** Opening DATA TO USE block **

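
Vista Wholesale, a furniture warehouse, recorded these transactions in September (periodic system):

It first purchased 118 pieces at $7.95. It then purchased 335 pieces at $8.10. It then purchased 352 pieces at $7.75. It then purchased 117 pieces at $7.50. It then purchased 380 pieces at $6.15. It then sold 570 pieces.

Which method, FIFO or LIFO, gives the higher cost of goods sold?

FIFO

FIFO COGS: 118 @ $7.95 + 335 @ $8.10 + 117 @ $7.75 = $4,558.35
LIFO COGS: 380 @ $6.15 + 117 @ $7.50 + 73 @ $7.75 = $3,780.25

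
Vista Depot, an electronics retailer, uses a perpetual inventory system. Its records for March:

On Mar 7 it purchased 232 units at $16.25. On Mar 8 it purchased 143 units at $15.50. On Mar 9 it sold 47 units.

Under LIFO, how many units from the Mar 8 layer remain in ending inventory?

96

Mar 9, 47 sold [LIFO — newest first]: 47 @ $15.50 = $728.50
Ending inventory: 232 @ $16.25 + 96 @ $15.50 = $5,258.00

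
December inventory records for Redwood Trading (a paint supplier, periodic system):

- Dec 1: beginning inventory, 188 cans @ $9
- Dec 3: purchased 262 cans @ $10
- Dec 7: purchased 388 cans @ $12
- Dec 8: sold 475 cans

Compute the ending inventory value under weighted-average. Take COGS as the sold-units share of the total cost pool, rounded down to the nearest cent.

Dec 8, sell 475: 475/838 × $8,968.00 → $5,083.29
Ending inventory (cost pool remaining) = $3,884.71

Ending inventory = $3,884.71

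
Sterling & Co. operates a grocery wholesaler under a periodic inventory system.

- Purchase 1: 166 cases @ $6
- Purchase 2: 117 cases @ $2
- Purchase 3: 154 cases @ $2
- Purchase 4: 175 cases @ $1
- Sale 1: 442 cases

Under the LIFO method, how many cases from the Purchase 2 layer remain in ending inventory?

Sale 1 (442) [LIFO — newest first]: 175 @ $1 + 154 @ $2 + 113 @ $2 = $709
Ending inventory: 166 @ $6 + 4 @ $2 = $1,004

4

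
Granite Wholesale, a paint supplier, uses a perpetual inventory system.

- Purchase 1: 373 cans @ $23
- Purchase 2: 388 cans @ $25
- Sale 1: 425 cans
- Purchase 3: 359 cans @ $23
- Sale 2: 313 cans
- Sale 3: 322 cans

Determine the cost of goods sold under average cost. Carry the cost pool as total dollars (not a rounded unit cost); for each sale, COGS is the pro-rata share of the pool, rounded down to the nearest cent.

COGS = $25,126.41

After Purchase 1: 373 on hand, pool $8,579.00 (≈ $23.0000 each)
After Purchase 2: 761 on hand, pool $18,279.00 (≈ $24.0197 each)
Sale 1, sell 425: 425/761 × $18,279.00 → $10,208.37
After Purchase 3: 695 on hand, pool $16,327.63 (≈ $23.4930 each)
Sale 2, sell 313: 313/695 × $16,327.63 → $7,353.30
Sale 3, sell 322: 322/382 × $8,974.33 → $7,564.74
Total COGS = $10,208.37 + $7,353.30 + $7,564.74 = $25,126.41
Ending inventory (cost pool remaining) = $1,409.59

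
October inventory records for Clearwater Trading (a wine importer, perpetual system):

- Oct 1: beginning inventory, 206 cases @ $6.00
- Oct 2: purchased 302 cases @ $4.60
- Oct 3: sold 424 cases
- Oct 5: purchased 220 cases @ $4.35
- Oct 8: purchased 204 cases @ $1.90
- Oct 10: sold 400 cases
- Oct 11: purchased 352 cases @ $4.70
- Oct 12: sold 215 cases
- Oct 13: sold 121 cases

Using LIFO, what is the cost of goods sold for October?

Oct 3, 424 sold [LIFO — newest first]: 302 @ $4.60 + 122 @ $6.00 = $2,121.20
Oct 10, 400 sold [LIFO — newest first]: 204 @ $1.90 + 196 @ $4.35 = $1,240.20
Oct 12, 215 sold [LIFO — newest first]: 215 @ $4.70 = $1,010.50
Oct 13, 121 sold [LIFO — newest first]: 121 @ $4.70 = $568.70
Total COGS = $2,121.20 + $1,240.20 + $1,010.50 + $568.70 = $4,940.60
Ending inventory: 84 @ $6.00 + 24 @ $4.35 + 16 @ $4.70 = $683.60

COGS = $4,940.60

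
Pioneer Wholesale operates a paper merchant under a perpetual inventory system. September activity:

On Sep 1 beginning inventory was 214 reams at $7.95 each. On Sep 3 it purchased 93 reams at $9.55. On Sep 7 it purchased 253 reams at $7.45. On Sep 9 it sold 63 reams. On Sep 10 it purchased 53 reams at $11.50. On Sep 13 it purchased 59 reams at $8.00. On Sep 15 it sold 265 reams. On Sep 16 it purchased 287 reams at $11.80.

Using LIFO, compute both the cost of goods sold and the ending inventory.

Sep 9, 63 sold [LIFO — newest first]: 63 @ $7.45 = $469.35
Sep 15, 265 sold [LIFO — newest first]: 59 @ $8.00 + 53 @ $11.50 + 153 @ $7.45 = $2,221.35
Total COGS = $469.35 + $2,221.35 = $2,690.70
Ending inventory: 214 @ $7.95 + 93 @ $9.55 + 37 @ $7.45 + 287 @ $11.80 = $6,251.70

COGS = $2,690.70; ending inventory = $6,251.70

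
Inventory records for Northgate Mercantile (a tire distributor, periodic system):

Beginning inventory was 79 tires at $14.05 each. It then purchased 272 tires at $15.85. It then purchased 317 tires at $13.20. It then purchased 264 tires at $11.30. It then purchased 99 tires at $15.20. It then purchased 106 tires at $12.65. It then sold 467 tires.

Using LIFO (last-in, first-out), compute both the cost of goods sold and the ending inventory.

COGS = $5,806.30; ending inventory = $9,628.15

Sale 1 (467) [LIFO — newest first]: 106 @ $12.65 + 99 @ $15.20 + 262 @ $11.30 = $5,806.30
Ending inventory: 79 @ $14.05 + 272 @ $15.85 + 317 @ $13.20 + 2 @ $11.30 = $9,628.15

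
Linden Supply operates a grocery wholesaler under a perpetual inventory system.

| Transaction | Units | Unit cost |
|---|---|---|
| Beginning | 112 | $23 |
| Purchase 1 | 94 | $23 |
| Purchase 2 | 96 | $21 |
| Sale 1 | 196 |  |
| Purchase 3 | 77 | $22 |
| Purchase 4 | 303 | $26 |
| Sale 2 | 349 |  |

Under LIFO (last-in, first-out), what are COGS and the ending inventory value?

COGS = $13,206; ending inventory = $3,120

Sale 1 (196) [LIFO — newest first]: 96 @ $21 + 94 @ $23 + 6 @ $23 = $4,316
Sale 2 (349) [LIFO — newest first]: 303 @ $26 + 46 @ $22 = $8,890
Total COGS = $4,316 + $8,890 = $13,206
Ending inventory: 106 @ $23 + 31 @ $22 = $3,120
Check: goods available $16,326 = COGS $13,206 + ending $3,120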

** Closing DATA TO USE block **
** Opening DATA TO USE block **

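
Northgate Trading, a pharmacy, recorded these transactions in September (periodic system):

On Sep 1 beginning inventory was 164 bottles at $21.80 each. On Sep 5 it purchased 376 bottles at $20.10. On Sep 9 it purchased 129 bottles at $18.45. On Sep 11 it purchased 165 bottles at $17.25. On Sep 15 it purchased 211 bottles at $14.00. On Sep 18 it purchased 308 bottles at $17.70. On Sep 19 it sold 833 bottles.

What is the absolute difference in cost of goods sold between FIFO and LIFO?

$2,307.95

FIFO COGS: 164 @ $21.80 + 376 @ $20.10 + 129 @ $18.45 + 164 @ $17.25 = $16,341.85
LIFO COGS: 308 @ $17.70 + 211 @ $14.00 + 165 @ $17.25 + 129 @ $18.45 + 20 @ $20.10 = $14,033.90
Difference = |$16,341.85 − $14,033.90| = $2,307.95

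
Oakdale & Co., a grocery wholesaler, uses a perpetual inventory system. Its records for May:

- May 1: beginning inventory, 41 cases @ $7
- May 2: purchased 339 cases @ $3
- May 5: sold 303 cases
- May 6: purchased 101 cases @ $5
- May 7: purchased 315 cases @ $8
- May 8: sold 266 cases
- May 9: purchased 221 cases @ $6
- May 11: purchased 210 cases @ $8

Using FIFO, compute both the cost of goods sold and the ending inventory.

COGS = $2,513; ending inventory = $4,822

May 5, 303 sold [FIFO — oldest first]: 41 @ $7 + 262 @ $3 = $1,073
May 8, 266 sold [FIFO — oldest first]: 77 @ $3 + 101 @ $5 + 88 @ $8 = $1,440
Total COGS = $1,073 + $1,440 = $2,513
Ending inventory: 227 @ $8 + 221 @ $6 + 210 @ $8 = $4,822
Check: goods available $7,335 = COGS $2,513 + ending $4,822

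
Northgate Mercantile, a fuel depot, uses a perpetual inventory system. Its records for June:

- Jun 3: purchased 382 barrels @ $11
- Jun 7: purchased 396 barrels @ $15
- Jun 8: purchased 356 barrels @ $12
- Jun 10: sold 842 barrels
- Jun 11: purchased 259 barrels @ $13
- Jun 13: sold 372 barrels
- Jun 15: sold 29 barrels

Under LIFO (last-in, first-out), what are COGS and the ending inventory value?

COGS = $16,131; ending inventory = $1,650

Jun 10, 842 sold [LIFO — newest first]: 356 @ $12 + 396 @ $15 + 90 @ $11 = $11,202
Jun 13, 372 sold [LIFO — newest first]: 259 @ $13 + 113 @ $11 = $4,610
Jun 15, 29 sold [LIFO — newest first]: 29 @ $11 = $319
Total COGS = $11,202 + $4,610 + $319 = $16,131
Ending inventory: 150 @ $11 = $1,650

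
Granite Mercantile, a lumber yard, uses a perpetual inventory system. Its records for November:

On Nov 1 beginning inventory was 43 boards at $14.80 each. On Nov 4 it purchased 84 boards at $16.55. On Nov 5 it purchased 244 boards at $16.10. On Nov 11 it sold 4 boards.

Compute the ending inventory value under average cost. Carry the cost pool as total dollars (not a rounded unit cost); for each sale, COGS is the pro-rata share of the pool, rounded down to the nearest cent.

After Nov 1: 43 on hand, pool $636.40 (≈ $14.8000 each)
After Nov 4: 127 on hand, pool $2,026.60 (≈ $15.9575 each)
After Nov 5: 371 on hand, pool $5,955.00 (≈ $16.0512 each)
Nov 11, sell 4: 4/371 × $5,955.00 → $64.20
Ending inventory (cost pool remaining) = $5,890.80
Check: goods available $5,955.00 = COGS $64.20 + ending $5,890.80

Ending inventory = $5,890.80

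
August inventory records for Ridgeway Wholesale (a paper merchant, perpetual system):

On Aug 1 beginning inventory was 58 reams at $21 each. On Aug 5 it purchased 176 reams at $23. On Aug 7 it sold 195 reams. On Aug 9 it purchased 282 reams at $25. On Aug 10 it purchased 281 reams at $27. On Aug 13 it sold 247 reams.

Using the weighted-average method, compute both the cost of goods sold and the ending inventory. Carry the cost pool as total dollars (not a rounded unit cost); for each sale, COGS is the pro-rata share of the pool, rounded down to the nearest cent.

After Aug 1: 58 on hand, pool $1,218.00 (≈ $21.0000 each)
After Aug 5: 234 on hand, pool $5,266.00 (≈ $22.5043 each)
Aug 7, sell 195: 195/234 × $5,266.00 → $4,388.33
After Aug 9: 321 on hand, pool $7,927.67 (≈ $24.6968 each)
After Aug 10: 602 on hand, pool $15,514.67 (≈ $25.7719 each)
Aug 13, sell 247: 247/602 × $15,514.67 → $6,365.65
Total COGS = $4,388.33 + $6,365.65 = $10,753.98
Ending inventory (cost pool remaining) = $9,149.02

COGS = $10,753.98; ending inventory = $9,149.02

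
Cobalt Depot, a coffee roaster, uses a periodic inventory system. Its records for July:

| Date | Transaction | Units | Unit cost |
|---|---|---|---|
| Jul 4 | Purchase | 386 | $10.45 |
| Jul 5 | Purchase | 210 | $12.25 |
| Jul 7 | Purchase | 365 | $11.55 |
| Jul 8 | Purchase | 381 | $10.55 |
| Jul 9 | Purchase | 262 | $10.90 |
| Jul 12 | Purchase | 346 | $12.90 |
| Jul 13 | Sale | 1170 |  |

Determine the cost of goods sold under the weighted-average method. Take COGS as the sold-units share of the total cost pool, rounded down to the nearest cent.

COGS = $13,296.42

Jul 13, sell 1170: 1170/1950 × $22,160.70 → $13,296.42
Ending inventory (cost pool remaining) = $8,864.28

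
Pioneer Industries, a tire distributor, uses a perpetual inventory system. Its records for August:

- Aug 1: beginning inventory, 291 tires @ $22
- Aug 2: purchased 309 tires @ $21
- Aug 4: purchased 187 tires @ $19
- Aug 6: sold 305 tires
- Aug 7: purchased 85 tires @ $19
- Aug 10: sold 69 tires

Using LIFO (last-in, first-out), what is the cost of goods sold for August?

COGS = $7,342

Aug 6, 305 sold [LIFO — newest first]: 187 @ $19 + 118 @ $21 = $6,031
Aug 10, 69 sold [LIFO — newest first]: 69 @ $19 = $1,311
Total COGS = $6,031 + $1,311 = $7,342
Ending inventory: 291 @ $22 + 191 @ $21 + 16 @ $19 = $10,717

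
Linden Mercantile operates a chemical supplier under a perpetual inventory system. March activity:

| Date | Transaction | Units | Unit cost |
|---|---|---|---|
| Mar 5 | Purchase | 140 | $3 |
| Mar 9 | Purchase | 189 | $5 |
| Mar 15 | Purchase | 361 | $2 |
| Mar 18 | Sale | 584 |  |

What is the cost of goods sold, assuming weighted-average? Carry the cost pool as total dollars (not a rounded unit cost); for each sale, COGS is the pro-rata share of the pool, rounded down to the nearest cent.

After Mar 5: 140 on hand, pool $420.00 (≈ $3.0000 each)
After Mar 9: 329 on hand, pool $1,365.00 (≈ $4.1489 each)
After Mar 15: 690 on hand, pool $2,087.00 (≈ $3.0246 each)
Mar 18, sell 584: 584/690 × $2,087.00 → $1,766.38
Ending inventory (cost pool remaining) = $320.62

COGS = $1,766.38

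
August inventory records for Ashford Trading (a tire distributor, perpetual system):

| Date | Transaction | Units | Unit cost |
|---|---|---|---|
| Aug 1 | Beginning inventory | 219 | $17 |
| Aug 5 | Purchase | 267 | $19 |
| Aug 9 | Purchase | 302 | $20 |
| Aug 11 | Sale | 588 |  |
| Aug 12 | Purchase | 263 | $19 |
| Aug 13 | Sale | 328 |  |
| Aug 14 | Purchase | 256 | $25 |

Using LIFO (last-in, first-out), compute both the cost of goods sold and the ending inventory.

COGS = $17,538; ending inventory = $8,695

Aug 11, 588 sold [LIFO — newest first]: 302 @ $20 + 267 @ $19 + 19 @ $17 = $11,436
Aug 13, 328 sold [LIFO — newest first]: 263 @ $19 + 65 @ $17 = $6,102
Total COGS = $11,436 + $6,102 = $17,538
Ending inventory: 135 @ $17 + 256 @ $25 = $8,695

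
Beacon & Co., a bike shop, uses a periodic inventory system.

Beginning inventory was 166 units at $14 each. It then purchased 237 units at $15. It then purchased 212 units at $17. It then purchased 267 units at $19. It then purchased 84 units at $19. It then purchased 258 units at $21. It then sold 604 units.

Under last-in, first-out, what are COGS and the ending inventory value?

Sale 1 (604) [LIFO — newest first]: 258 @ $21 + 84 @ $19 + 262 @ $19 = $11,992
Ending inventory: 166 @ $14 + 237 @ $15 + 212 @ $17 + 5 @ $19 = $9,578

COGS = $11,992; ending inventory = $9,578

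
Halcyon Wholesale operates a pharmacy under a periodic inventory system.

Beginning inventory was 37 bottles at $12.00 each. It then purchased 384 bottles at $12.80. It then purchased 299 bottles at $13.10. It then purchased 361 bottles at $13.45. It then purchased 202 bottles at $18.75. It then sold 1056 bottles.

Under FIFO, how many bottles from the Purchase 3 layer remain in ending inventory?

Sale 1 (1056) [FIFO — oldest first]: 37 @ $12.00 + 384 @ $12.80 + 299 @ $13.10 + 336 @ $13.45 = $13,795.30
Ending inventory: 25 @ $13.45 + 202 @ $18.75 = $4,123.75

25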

** Closing DATA TO USE block **

_EXERCISE:_ Retype exactly the lines above, from the one with "- Aug 4: purchased 187 tires @ $19" through the one with "- Aug 10: sold 69 tires", inclusive.

_ANSWER BOX:_
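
- Aug 4: purchased 187 tires @ $19
- Aug 6: sold 305 tires
- Aug 7: purchased 85 tires @ $19
- Aug 10: sold 69 tires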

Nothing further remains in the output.